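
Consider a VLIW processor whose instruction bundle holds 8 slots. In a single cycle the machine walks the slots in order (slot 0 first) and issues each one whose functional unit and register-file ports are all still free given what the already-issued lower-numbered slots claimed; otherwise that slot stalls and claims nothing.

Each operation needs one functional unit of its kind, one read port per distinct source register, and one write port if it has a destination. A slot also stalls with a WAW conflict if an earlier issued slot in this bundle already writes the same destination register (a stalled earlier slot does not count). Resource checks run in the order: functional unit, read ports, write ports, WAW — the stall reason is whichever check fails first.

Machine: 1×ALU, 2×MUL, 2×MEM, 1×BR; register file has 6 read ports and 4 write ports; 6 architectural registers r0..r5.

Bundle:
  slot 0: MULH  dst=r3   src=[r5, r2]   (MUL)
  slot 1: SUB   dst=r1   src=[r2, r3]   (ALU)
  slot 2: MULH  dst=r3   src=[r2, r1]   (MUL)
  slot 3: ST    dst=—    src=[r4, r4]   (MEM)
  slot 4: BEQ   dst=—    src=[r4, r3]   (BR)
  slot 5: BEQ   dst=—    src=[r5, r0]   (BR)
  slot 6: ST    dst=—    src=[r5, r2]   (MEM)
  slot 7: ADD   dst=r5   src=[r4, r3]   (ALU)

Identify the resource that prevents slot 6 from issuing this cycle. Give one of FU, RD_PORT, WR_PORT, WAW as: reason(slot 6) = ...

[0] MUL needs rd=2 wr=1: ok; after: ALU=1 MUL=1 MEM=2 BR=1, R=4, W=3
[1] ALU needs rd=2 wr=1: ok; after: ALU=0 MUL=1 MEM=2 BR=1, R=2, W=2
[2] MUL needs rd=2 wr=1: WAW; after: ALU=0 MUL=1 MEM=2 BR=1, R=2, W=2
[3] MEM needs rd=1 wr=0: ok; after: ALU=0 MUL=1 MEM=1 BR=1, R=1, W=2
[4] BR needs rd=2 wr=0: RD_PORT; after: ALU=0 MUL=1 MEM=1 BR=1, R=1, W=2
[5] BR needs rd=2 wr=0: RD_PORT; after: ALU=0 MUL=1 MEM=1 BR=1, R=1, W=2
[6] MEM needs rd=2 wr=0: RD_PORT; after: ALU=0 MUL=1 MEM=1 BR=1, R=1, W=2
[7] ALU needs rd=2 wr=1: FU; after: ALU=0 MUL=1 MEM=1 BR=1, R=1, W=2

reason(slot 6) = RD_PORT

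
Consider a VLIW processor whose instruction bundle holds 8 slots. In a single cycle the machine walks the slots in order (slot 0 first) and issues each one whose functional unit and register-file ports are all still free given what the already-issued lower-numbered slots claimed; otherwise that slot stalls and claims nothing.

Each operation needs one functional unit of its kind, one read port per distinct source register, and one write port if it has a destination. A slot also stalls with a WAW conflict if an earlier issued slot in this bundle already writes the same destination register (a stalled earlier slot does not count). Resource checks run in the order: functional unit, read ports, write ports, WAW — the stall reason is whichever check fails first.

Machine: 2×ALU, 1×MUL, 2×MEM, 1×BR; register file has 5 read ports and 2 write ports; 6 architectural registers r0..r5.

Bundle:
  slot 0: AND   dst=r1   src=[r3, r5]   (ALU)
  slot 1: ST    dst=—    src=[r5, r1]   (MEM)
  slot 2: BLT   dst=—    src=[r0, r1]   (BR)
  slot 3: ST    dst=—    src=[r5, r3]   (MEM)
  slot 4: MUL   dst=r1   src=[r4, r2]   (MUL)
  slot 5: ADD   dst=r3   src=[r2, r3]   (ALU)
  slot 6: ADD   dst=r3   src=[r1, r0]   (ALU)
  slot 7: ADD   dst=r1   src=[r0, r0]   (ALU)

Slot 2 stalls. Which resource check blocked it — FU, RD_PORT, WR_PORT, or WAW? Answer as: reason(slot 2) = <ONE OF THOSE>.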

==

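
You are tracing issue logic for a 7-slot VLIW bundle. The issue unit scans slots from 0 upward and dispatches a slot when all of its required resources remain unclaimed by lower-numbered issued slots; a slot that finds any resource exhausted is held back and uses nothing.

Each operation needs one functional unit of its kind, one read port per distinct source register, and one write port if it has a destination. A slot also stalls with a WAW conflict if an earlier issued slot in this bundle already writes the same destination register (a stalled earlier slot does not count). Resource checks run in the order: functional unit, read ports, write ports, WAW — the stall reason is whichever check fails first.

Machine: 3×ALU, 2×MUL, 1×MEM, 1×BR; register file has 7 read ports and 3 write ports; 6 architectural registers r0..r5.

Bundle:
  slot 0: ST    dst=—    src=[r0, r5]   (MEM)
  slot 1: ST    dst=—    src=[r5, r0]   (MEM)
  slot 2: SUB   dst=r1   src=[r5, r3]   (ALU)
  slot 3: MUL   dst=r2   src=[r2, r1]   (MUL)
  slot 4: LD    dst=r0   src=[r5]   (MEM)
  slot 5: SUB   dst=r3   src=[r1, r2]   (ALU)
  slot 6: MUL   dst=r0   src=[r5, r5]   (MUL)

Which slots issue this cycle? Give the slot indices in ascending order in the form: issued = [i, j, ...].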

> [EXERCISE INSTRUCTIONS] The string "registers" shows up in some lines of the listing. Copy each such line.

> [ANSWER BOX]
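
Machine: 1×ALU, 2×MUL, 2×MEM, 1×BR; register file has 6 read ports and 4 write ports; 6 architectural registers r0..r5.
Machine: 2×ALU, 1×MUL, 2×MEM, 1×BR; register file has 5 read ports and 2 write ports; 6 architectural registers r0..r5.
Machine: 3×ALU, 2×MUL, 1×MEM, 1×BR; register file has 7 read ports and 3 write ports; 6 architectural registers r0..r5.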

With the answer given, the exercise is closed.